Saved data entries:
* * *

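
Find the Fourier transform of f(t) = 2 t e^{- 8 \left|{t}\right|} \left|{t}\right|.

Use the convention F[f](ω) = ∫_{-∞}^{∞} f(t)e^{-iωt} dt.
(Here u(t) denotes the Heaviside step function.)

F(ω) = \frac{8 i \omega \left(\omega^{2} - 192\right)}{\left(\omega^{2} + 64\right)^{3}}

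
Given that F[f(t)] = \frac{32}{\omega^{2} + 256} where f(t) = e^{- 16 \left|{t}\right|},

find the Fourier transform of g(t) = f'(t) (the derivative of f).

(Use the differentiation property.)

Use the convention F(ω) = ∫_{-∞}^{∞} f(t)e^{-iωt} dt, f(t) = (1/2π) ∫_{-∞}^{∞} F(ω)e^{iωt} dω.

F[g](ω) = \frac{32 i \omega}{\omega^{2} + 256}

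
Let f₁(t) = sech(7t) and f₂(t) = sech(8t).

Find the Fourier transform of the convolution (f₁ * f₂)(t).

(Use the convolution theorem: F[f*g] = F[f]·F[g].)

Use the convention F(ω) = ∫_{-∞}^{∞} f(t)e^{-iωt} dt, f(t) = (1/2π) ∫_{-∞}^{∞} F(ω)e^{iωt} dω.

F[f₁*f₂](ω) = \frac{\pi^{2}}{56 \cosh{\left(\frac{\pi \omega}{16} \right)} \cosh{\left(\frac{\pi \omega}{14} \right)}}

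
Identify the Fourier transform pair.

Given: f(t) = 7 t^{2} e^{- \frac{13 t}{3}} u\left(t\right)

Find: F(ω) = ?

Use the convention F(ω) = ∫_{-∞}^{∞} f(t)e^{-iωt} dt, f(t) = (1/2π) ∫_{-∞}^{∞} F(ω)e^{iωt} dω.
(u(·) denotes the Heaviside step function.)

F(ω) = \frac{378}{\left(3 i \omega + 13\right)^{3}}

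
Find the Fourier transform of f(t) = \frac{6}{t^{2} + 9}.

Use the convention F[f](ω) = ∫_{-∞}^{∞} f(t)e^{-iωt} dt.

F(ω) = 2 \pi e^{- 3 \left|{\omega}\right|}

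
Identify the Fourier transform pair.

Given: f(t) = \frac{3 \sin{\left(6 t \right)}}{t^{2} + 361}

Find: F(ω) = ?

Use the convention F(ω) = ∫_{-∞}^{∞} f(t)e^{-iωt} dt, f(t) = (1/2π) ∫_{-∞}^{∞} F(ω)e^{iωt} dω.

F(ω) = \frac{3 i \pi e^{- 19 \left|{\omega + 6}\right|}}{38} - \frac{3 i \pi e^{- 19 \left|{\omega - 6}\right|}}{38}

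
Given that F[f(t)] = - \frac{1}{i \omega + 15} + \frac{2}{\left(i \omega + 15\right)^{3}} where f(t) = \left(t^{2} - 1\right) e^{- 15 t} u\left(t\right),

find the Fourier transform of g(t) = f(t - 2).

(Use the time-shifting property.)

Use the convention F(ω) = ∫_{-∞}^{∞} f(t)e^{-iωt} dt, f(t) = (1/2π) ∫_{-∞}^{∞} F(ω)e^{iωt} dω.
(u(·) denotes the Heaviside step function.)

F[g](ω) = \frac{\left(2 i \omega - \left(i \omega + 15\right)^{3} + 30\right) e^{- 2 i \omega}}{\left(i \omega + 15\right)^{4}}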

* * *

• _Task directions_:
Copy all the data. Match it exactly.

• _Task solution_:
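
Find the Fourier transform of f(t) = 2 t e^{- 8 \left|{t}\right|} \left|{t}\right|.

Use the convention F[f](ω) = ∫_{-∞}^{∞} f(t)e^{-iωt} dt.
(Here u(t) denotes the Heaviside step function.)

F(ω) = \frac{8 i \omega \left(\omega^{2} - 192\right)}{\left(\omega^{2} + 64\right)^{3}}

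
Given that F[f(t)] = \frac{32}{\omega^{2} + 256} where f(t) = e^{- 16 \left|{t}\right|},

find the Fourier transform of g(t) = f'(t) (the derivative of f).

(Use the differentiation property.)

Use the convention F(ω) = ∫_{-∞}^{∞} f(t)e^{-iωt} dt, f(t) = (1/2π) ∫_{-∞}^{∞} F(ω)e^{iωt} dω.

F[g](ω) = \frac{32 i \omega}{\omega^{2} + 256}

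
Let f₁(t) = sech(7t) and f₂(t) = sech(8t).

Find the Fourier transform of the convolution (f₁ * f₂)(t).

(Use the convolution theorem: F[f*g] = F[f]·F[g].)

Use the convention F(ω) = ∫_{-∞}^{∞} f(t)e^{-iωt} dt, f(t) = (1/2π) ∫_{-∞}^{∞} F(ω)e^{iωt} dω.

F[f₁*f₂](ω) = \frac{\pi^{2}}{56 \cosh{\left(\frac{\pi \omega}{16} \right)} \cosh{\left(\frac{\pi \omega}{14} \right)}}

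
Identify the Fourier transform pair.

Given: f(t) = 7 t^{2} e^{- \frac{13 t}{3}} u\left(t\right)

Find: F(ω) = ?

Use the convention F(ω) = ∫_{-∞}^{∞} f(t)e^{-iωt} dt, f(t) = (1/2π) ∫_{-∞}^{∞} F(ω)e^{iωt} dω.
(u(·) denotes the Heaviside step function.)

F(ω) = \frac{378}{\left(3 i \omega + 13\right)^{3}}

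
Find the Fourier transform of f(t) = \frac{6}{t^{2} + 9}.

Use the convention F[f](ω) = ∫_{-∞}^{∞} f(t)e^{-iωt} dt.

F(ω) = 2 \pi e^{- 3 \left|{\omega}\right|}

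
Identify the Fourier transform pair.

Given: f(t) = \frac{3 \sin{\left(6 t \right)}}{t^{2} + 361}

Find: F(ω) = ?

Use the convention F(ω) = ∫_{-∞}^{∞} f(t)e^{-iωt} dt, f(t) = (1/2π) ∫_{-∞}^{∞} F(ω)e^{iωt} dω.

F(ω) = \frac{3 i \pi e^{- 19 \left|{\omega + 6}\right|}}{38} - \frac{3 i \pi e^{- 19 \left|{\omega - 6}\right|}}{38}

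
Given that F[f(t)] = - \frac{1}{i \omega + 15} + \frac{2}{\left(i \omega + 15\right)^{3}} where f(t) = \left(t^{2} - 1\right) e^{- 15 t} u\left(t\right),

find the Fourier transform of g(t) = f(t - 2).

(Use the time-shifting property.)

Use the convention F(ω) = ∫_{-∞}^{∞} f(t)e^{-iωt} dt, f(t) = (1/2π) ∫_{-∞}^{∞} F(ω)e^{iωt} dω.
(u(·) denotes the Heaviside step function.)

F[g](ω) = \frac{\left(2 i \omega - \left(i \omega + 15\right)^{3} + 30\right) e^{- 2 i \omega}}{\left(i \omega + 15\right)^{4}}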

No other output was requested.